▸ RECORDS FOR THE TASK:
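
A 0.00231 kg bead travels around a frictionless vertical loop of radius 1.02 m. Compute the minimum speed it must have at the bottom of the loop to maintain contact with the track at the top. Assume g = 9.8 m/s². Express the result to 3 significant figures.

v = 7.07 m/s

At the top: mg = mv_top²/r ⇒ v_top² = gr = 9.996 m²/s²
Energy from bottom to top (height 2r): ½mv_bot² = ½mv_top² + mg(2r)
v_bot² = gr + 4gr = 5gr = 49.98
v_bot = √(5gr) = 7.070 m/s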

▸ WORK REQUIRED: Everything in the data should be copied exactly. Leave nothing out.

▸ ANSWER FOR THIS EXERCISE:
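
A 0.00231 kg bead travels around a frictionless vertical loop of radius 1.02 m. Compute the minimum speed it must have at the bottom of the loop to maintain contact with the track at the top. Assume g = 9.8 m/s². Express the result to 3 significant figures.

v = 7.07 m/s

At the top: mg = mv_top²/r ⇒ v_top² = gr = 9.996 m²/s²
Energy from bottom to top (height 2r): ½mv_bot² = ½mv_top² + mg(2r)
v_bot² = gr + 4gr = 5gr = 49.98
v_bot = √(5gr) = 7.070 m/s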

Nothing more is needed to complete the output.